Problem requirements >>
In the records below, locate the line containing "Let X - 4 = s(-6, -3)*7", then output that line and all later lines exactly, through the last one.

===== Dataset

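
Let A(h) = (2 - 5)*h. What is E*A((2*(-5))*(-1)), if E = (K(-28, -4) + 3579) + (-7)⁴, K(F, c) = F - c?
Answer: -178680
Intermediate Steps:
A(h) = -3*h
E = 5956 (E = ((-28 - 1*(-4)) + 3579) + (-7)⁴ = ((-28 + 4) + 3579) + 2401 = (-24 + 3579) + 2401 = 3555 + 2401 = 5956)
E*A((2*(-5))*(-1)) = 5956*(-3*2*(-5)*(-1)) = 5956*(-(-30)*(-1)) = 5956*(-3*10) = 5956*(-30) = -178680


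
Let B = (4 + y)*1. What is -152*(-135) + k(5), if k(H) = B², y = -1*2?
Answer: 20524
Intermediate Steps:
y = -2
B = 2 (B = (4 - 2)*1 = 2*1 = 2)
k(H) = 4 (k(H) = 2² = 4)
-152*(-135) + k(5) = -152*(-135) + 4 = 20520 + 4 = 20524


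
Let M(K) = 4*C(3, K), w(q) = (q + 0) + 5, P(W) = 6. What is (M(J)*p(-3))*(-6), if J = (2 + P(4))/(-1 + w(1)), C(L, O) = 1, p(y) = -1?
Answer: 24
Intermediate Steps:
w(q) = 5 + q (w(q) = q + 5 = 5 + q)
J = 8/5 (J = (2 + 6)/(-1 + (5 + 1)) = 8/(-1 + 6) = 8/5 ≈ 1.6000)
M(K) = 4 (M(K) = 4*1 = 4)
(M(J)*p(-3))*(-6) = (4*(-1))*(-6) = -4*(-6) = 24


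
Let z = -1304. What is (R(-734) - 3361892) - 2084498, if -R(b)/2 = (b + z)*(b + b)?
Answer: -11429958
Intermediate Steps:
R(b) = -4*b*(-1304 + b) (R(b) = -2*(b - 1304)*(b + b) = -2*(-1304 + b)*2*b = -4*b*(-1304 + b))
(R(-734) - 3361892) - 2084498 = (4*(-734)*(1304 - 1*(-734)) - 3361892) - 2084498 = (4*(-734)*(1304 + 734) - 3361892) - 2084498 = (4*(-734)*2038 - 3361892) - 2084498 = (-5983568 - 3361892) - 2084498 = -9345460 - 2084498 = -11429958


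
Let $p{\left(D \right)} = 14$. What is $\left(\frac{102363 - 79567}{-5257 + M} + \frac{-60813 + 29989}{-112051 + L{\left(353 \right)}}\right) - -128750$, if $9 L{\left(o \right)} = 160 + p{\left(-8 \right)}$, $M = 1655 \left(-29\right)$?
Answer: $\frac{576082530305581}{4474432735} \approx 1.2875 \cdot 10^{5}$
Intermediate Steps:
$M = -47995$
$L{\left(o \right)} = \frac{58}{3}$ ($L{\left(o \right)} = \frac{160 + 14}{9} = \frac{1}{9} \cdot 174 = \frac{58}{3}$)
$\left(\frac{102363 - 79567}{-5257 + M} + \frac{-60813 + 29989}{-112051 + L{\left(353 \right)}}\right) - -128750 = \left(\frac{102363 - 79567}{-5257 - 47995} + \frac{-60813 + 29989}{-112051 + \frac{58}{3}}\right) - -128750 = \left(\frac{22796}{-53252} - \frac{30824}{- \frac{336095}{3}}\right) + 128750 = \left(22796 \left(- \frac{1}{53252}\right) - - \frac{92472}{336095}\right) + 128750 = \left(- \frac{5699}{13313} + \frac{92472}{336095}\right) + 128750 = - \frac{684325669}{4474432735} + 128750 = \frac{576082530305581}{4474432735}$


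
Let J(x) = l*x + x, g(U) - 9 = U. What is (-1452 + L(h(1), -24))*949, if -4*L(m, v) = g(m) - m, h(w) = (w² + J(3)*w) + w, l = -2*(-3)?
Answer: -5520333/4 ≈ -1.3801e+6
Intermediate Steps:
l = 6
g(U) = 9 + U
J(x) = 7*x (J(x) = 6*x + x = 7*x)
h(w) = w² + 22*w (h(w) = (w² + (7*3)*w) + w = (w² + 21*w) + w = w² + 22*w)
L(m, v) = -9/4 (L(m, v) = -((9 + m) - m)/4 = -¼*9 = -9/4)
(-1452 + L(h(1), -24))*949 = (-1452 - 9/4)*949 = -5817/4*949 = -5520333/4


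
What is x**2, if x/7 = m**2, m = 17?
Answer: 4092529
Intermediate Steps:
x = 2023 (x = 7*17**2 = 7*289 = 2023)
x**2 = 2023**2 = 4092529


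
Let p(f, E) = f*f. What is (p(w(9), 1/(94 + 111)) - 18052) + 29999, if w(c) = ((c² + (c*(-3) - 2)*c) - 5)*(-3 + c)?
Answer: 1244047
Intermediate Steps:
w(c) = (-3 + c)*(-5 + c² + c*(-2 - 3*c)) (w(c) = ((c² + (-3*c - 2)*c) - 5)*(-3 + c) = ((c² + (-2 - 3*c)*c) - 5)*(-3 + c) = ((c² + c*(-2 - 3*c)) - 5)*(-3 + c) = (-5 + c² + c*(-2 - 3*c))*(-3 + c) = (-3 + c)*(-5 + c² + c*(-2 - 3*c)))
p(f, E) = f²
(p(w(9), 1/(94 + 111)) - 18052) + 29999 = ((15 + 9 - 2*9³ + 4*9²)² - 18052) + 29999 = ((15 + 9 - 2*729 + 4*81)² - 18052) + 29999 = ((15 + 9 - 1458 + 324)² - 18052) + 29999 = ((-1110)² - 18052) + 29999 = (1232100 - 18052) + 29999 = 1214048 + 29999 = 1244047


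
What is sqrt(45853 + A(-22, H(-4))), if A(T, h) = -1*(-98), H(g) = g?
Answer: 17*sqrt(159) ≈ 214.36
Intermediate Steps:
A(T, h) = 98
sqrt(45853 + A(-22, H(-4))) = sqrt(45853 + 98) = sqrt(45951) = 17*sqrt(159)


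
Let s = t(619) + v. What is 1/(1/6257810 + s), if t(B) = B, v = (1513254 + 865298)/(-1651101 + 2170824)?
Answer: 3252327786630/2028075426934813 ≈ 0.0016037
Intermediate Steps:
v = 2378552/519723 ≈ 4.5766
s = 324087089/519723 (s = 619 + 2378552/519723 = 324087089/519723 ≈ 623.58)
1/(1/6257810 + s) = 1/(1/6257810 + 324087089/519723) = 1/(2028075426934813/3252327786630) = 3252327786630/2028075426934813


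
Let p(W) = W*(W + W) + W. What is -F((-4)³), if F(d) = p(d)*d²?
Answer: -33292288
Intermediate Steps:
p(W) = W + 2*W² (p(W) = W*(2*W) + W = 2*W² + W = W + 2*W²)
F(d) = d³*(1 + 2*d) (F(d) = (d*(1 + 2*d))*d² = d³*(1 + 2*d))
-F((-4)³) = -((-4)³)³*(1 + 2*(-4)³) = -(-64)³*(1 + 2*(-64)) = -(-262144)*(1 - 128) = -(-262144)*(-127) = -1*33292288 = -33292288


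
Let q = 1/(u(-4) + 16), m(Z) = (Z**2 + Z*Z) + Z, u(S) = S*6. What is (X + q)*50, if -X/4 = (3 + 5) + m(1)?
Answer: -8825/4 ≈ -2206.3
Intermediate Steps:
u(S) = 6*S
m(Z) = Z + 2*Z**2 (m(Z) = (Z**2 + Z**2) + Z = 2*Z**2 + Z = Z + 2*Z**2)
X = -44 (X = -4*((3 + 5) + 1*(1 + 2*1)) = -4*(8 + 1*(1 + 2)) = -4*(8 + 1*3) = -4*(8 + 3) = -4*11 = -44)
q = -1/8 (q = 1/(6*(-4) + 16) = 1/(-24 + 16) = 1/(-8) = -1/8 ≈ -0.12500)
(X + q)*50 = (-44 - 1/8)*50 = -353/8*50 = -8825/4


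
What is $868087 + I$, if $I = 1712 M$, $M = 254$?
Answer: $1302935$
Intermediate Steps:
$I = 434848$ ($I = 1712 \cdot 254 = 434848$)
$868087 + I = 868087 + 434848 = 1302935$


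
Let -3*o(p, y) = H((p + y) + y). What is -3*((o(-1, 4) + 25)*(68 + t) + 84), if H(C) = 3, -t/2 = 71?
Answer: 5076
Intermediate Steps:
t = -142 (t = -2*71 = -142)
o(p, y) = -1 (o(p, y) = -1/3*3 = -1)
-3*((o(-1, 4) + 25)*(68 + t) + 84) = -3*((-1 + 25)*(68 - 142) + 84) = -3*(24*(-74) + 84) = -3*(-1776 + 84) = -3*(-1692) = 5076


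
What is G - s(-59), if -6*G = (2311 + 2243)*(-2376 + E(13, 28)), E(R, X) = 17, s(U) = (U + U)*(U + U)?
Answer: 1776557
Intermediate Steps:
s(U) = 4*U² (s(U) = (2*U)*(2*U) = 4*U²)
G = 1790481 (G = -(2311 + 2243)*(-2376 + 17)/6 = -759*(-2359) = -⅙*(-10742886) = 1790481)
G - s(-59) = 1790481 - 4*(-59)² = 1790481 - 4*3481 = 1790481 - 1*13924 = 1790481 - 13924 = 1776557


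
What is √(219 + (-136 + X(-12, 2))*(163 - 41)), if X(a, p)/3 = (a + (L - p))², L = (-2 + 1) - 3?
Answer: √102211 ≈ 319.70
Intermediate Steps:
L = -4 (L = -1 - 3 = -4)
X(a, p) = 3*(-4 + a - p)² (X(a, p) = 3*(a + (-4 - p))² = 3*(-4 + a - p)²)
√(219 + (-136 + X(-12, 2))*(163 - 41)) = √(219 + (-136 + 3*(4 + 2 - 1*(-12))²)*(163 - 41)) = √(219 + (-136 + 3*(4 + 2 + 12)²)*122) = √(219 + (-136 + 3*18²)*122) = √(219 + (-136 + 3*324)*122) = √(219 + (-136 + 972)*122) = √(219 + 836*122) = √(219 + 101992) = √102211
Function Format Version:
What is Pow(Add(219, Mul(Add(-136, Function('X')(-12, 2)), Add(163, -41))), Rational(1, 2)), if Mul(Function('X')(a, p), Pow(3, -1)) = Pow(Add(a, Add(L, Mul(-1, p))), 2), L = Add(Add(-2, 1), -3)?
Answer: Pow(102211, Rational(1, 2)) ≈ 319.70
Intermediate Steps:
L = -4 (L = Add(-1, -3) = -4)
Function('X')(a, p) = Mul(3, Pow(Add(-4, a, Mul(-1, p)), 2)) (Function('X')(a, p) = Mul(3, Pow(Add(a, Add(-4, Mul(-1, p))), 2)) = Mul(3, Pow(Add(-4, a, Mul(-1, p)), 2)))
Pow(Add(219, Mul(Add(-136, Function('X')(-12, 2)), Add(163, -41))), Rational(1, 2)) = Pow(Add(219, Mul(Add(-136, Mul(3, Pow(Add(4, 2, Mul(-1, -12)), 2))), Add(163, -41))), Rational(1, 2)) = Pow(Add(219, Mul(Add(-136, Mul(3, Pow(Add(4, 2, 12), 2))), 122)), Rational(1, 2)) = Pow(Add(219, Mul(Add(-136, Mul(3, Pow(18, 2))), 122)), Rational(1, 2)) = Pow(Add(219, Mul(Add(-136, Mul(3, 324)), 122)), Rational(1, 2)) = Pow(Add(219, Mul(Add(-136, 972), 122)), Rational(1, 2)) = Pow(Add(219, Mul(836, 122)), Rational(1, 2)) = Pow(Add(219, 101992), Rational(1, 2)) = Pow(102211, Rational(1, 2))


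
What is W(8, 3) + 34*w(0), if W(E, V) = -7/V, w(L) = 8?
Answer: 809/3 ≈ 269.67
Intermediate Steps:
W(8, 3) + 34*w(0) = -7/3 + 34*8 = -7*⅓ + 272 = -7/3 + 272 = 809/3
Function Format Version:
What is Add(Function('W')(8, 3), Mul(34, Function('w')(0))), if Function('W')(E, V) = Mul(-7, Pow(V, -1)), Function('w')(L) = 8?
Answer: Rational(809, 3) ≈ 269.67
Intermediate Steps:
Add(Function('W')(8, 3), Mul(34, Function('w')(0))) = Add(Mul(-7, Pow(3, -1)), Mul(34, 8)) = Add(Mul(-7, Rational(1, 3)), 272) = Add(Rational(-7, 3), 272) = Rational(809, 3)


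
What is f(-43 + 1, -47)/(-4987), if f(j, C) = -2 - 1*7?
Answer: 9/4987 ≈ 0.0018047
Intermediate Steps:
f(j, C) = -9 (f(j, C) = -2 - 7 = -9)
f(-43 + 1, -47)/(-4987) = -9/(-4987) = -9*(-1/4987) = 9/4987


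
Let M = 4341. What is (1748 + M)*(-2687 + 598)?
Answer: -12719921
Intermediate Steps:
(1748 + M)*(-2687 + 598) = (1748 + 4341)*(-2687 + 598) = 6089*(-2089) = -12719921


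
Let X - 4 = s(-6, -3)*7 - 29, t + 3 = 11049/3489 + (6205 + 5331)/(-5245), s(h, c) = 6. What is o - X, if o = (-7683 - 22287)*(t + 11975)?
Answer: -437767751525057/1219987 ≈ -3.5883e+8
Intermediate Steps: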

==========

Task response >>
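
Let X - 4 = s(-6, -3)*7 - 29, t + 3 = 11049/3489 + (6205 + 5331)/(-5245), s(h, c) = 6. What is o - X, if o = (-7683 - 22287)*(t + 11975)?
Answer: -437767751525057/1219987 ≈ -3.5883e+8
Intermediate Steps: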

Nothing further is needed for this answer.